*** Opening of EXTRACTED MATERIAL ***

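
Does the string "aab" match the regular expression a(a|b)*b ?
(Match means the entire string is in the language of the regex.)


|string| = 3; first = 'a'; last = 'b'

Yes, "aab" matches a(a|b)*b


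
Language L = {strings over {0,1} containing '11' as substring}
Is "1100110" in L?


'11' occurs at index 0

Yes, "1100110" is in L


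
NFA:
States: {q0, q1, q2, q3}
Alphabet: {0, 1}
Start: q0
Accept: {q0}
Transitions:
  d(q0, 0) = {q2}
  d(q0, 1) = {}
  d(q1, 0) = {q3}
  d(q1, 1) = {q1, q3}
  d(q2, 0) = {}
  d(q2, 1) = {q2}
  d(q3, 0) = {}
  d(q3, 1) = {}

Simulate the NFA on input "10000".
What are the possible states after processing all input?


Start: {q0}
  --1--> {}
  --0--> {}
  --0--> {}
  --0--> {}
  --0--> {}

{} (empty set, no valid transitions)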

*** Close of EXTRACTED MATERIAL ***

_TASK DIRECTIONS_
Give the entries again in full, with nothing changed.

_TASK RESULT_
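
Does the string "aab" match the regular expression a(a|b)*b ?
(Match means the entire string is in the language of the regex.)


|string| = 3; first = 'a'; last = 'b'

Yes, "aab" matches a(a|b)*b


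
Language L = {strings over {0,1} containing '11' as substring}
Is "1100110" in L?


'11' occurs at index 0

Yes, "1100110" is in L


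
NFA:
States: {q0, q1, q2, q3}
Alphabet: {0, 1}
Start: q0
Accept: {q0}
Transitions:
  d(q0, 0) = {q2}
  d(q0, 1) = {}
  d(q1, 0) = {q3}
  d(q1, 1) = {q1, q3}
  d(q2, 0) = {}
  d(q2, 1) = {q2}
  d(q3, 0) = {}
  d(q3, 1) = {}

Simulate the NFA on input "10000".
What are the possible states after processing all input?


Start: {q0}
  --1--> {}
  --0--> {}
  --0--> {}
  --0--> {}
  --0--> {}

{} (empty set, no valid transitions)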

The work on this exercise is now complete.